- [Task directions]: Identify each line in the records below that contains the word "probability", and copy it.

- [Provided entries]:

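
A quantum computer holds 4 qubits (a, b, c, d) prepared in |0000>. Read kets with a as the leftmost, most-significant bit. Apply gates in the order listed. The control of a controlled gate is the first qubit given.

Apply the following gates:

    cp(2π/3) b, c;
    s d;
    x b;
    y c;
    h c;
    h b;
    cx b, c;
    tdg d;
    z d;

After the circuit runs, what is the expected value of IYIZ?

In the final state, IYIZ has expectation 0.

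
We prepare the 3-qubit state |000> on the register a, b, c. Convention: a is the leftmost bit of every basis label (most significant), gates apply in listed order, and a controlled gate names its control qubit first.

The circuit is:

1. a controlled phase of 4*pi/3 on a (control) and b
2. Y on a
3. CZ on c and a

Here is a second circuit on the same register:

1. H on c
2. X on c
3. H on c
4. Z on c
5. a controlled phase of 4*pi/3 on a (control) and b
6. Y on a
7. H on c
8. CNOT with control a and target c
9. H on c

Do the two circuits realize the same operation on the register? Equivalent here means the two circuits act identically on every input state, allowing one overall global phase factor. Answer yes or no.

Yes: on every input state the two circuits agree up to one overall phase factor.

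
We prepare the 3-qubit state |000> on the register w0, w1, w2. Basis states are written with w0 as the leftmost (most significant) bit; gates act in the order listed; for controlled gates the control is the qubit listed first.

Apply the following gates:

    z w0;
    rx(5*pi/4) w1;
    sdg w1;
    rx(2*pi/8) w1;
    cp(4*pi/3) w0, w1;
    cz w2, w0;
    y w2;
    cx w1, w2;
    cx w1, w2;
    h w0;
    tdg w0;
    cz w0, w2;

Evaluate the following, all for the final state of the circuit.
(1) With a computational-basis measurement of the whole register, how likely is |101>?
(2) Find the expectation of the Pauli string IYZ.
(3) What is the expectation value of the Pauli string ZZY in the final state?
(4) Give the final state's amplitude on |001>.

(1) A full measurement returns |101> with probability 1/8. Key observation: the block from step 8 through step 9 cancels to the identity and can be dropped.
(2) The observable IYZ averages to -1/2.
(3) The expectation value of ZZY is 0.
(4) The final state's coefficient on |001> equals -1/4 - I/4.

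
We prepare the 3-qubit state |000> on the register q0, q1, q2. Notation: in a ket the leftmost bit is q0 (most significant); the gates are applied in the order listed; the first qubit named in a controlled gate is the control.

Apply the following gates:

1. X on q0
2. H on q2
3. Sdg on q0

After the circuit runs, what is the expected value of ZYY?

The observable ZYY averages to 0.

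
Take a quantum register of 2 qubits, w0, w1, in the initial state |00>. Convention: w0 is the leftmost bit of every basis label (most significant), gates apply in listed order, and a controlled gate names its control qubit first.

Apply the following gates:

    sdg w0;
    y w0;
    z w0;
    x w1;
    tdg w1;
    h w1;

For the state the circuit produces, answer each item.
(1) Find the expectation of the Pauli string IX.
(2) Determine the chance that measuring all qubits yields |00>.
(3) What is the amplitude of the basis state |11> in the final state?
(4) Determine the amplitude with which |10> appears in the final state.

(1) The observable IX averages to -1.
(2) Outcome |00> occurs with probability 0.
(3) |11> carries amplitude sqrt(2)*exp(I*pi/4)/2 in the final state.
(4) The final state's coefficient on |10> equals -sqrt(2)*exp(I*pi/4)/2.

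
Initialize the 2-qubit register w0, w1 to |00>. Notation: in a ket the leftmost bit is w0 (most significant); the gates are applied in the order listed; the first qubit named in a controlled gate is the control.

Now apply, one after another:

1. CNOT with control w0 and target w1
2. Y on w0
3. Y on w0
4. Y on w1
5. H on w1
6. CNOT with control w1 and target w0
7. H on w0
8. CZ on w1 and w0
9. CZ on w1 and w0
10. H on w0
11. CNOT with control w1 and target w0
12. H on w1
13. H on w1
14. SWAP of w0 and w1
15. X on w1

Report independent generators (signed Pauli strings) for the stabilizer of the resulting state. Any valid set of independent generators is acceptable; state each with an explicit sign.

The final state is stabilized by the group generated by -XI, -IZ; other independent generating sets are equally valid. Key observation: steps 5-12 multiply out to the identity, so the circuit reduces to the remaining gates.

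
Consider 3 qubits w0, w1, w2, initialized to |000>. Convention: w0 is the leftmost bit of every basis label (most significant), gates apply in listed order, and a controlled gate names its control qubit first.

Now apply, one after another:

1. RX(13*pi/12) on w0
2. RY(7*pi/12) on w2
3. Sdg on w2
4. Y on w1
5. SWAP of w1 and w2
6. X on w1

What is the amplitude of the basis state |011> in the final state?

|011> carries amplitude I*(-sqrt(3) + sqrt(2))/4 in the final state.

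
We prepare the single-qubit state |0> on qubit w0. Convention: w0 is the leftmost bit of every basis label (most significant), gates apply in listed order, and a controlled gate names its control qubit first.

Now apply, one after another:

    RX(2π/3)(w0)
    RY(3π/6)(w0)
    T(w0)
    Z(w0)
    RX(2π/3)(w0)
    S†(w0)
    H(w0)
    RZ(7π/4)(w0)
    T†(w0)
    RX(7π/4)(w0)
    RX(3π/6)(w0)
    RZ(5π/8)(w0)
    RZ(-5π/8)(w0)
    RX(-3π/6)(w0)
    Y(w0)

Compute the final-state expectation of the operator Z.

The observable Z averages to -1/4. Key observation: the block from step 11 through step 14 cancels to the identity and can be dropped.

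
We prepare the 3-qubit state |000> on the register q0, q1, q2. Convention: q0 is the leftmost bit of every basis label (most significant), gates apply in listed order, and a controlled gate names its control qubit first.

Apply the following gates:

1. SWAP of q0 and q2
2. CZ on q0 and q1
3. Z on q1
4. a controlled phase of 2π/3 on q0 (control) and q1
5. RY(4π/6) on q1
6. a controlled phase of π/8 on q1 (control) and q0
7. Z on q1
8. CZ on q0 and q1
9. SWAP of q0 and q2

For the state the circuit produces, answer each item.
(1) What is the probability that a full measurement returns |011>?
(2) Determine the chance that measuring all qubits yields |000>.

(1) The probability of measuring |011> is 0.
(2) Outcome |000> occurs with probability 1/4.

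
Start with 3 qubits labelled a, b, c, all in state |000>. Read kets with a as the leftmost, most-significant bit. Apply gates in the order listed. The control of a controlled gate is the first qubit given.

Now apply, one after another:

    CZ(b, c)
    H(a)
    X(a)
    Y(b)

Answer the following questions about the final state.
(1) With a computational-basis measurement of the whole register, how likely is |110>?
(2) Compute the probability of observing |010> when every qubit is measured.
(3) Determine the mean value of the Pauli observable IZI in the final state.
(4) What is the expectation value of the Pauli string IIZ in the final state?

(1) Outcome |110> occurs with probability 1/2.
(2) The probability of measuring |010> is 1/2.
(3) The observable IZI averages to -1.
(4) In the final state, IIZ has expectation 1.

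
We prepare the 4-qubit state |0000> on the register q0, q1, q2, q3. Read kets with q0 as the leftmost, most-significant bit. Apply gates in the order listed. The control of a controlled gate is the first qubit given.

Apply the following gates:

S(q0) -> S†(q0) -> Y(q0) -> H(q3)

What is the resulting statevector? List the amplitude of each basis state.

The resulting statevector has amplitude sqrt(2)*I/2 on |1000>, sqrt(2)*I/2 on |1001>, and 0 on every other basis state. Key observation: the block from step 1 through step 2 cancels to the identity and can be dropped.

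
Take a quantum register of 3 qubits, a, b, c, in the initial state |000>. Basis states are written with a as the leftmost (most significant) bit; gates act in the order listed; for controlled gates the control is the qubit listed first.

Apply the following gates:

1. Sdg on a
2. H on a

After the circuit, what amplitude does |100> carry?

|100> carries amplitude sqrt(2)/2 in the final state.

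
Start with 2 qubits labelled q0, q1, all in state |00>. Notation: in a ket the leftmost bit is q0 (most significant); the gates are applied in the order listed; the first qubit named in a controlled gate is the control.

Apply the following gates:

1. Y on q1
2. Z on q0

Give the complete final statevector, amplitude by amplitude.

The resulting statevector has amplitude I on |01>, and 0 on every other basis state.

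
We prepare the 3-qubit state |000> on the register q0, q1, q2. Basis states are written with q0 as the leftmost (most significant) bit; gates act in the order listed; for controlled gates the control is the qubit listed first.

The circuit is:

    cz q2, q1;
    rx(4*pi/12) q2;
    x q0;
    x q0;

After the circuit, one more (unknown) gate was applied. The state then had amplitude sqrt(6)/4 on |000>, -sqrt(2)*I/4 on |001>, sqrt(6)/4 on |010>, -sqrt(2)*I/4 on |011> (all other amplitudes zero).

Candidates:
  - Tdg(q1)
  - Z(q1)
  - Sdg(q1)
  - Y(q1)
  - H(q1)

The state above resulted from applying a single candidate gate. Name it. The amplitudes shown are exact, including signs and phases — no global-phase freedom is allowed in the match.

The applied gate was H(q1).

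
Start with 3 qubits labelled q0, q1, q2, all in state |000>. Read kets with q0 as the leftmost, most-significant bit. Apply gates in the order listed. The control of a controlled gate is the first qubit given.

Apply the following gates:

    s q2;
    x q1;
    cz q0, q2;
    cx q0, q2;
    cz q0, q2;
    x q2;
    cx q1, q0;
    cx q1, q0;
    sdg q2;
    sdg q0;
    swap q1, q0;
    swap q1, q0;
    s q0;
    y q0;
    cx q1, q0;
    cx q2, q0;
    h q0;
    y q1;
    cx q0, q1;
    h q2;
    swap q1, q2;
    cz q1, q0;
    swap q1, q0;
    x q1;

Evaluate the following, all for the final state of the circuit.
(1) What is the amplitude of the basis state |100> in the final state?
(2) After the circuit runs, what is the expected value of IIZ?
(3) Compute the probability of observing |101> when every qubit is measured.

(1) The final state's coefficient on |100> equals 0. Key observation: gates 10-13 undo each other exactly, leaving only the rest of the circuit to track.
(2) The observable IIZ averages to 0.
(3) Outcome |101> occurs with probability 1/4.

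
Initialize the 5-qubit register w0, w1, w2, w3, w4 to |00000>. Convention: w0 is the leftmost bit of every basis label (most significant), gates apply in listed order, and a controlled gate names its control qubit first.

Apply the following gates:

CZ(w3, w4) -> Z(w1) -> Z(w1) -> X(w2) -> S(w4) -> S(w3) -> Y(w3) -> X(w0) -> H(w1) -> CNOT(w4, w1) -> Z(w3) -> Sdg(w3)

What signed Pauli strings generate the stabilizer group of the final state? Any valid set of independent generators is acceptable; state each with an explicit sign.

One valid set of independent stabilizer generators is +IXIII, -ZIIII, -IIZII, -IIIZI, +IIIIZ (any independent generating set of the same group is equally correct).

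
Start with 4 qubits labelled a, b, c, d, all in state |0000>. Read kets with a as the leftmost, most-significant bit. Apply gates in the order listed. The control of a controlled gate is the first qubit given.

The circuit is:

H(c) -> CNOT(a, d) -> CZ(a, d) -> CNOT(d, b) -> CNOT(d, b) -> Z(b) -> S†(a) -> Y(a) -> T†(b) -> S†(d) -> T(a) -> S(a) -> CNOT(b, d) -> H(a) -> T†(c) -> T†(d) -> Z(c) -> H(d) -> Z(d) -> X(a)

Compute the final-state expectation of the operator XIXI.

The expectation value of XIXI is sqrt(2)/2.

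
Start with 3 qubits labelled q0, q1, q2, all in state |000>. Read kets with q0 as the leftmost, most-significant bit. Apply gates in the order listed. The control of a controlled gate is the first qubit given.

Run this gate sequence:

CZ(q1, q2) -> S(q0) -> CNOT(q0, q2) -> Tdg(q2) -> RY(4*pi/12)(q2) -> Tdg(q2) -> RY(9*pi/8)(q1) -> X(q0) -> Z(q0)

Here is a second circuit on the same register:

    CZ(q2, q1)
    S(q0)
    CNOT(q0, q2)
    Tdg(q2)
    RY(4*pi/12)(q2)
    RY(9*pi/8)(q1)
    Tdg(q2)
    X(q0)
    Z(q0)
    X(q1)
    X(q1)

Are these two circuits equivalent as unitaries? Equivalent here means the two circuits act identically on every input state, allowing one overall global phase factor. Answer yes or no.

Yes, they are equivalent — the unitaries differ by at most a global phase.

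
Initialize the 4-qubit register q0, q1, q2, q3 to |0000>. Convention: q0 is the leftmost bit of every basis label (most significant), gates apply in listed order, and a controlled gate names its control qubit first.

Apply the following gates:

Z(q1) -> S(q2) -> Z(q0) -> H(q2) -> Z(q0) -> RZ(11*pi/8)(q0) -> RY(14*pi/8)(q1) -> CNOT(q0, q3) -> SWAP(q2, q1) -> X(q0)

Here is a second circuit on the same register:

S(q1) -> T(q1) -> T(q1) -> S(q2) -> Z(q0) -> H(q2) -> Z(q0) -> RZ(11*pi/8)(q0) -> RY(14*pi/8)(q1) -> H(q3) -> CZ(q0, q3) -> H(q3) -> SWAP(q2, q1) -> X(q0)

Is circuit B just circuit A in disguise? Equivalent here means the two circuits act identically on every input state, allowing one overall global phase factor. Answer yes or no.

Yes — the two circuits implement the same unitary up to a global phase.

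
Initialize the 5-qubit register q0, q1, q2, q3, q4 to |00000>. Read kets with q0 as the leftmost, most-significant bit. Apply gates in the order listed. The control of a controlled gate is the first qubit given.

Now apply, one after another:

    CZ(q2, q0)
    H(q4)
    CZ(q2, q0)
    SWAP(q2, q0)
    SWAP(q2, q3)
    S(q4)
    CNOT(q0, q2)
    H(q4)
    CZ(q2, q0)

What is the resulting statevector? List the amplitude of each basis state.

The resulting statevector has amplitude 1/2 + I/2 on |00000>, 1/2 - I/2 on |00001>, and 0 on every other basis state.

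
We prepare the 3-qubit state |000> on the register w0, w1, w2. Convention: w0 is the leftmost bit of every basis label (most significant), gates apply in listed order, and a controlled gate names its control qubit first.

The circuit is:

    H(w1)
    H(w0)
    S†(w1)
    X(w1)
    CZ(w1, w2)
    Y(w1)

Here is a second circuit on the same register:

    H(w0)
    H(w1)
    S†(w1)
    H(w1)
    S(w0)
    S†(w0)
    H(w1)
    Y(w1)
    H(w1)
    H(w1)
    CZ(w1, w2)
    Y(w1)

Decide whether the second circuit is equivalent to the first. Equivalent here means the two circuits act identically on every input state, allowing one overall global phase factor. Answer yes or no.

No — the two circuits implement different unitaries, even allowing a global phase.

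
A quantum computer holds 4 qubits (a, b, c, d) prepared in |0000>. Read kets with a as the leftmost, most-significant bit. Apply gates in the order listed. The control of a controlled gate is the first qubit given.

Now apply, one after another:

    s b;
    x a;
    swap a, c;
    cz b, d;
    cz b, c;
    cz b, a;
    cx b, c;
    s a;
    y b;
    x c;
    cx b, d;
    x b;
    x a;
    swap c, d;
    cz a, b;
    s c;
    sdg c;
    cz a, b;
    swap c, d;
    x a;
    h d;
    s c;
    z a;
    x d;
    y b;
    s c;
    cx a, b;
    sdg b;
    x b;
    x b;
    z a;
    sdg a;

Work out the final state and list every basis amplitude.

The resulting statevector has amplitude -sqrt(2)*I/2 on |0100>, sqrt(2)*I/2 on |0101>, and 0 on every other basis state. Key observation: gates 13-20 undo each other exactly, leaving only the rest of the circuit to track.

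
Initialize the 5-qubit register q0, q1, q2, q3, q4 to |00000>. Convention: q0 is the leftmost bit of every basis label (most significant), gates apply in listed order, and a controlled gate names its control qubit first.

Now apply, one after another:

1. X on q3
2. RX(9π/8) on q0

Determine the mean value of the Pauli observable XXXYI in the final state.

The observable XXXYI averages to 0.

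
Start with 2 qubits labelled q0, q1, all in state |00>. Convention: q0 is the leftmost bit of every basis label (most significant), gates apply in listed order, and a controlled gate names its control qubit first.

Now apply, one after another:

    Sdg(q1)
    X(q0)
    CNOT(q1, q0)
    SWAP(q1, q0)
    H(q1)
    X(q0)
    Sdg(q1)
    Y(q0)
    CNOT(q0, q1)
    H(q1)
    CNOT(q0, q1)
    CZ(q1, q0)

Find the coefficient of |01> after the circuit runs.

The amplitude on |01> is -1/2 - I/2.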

- [Solution for this problem]:
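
(1) A full measurement returns |101> with probability 1/8. Key observation: the block from step 8 through step 9 cancels to the identity and can be dropped.
(2) Outcome |00> occurs with probability 0.
(1) What is the probability that a full measurement returns |011>?
(1) The probability of measuring |011> is 0.
(2) Outcome |000> occurs with probability 1/4.
(2) Compute the probability of observing |010> when every qubit is measured.
(1) Outcome |110> occurs with probability 1/2.
(2) The probability of measuring |010> is 1/2.
(3) Compute the probability of observing |101> when every qubit is measured.
(3) Outcome |101> occurs with probability 1/4.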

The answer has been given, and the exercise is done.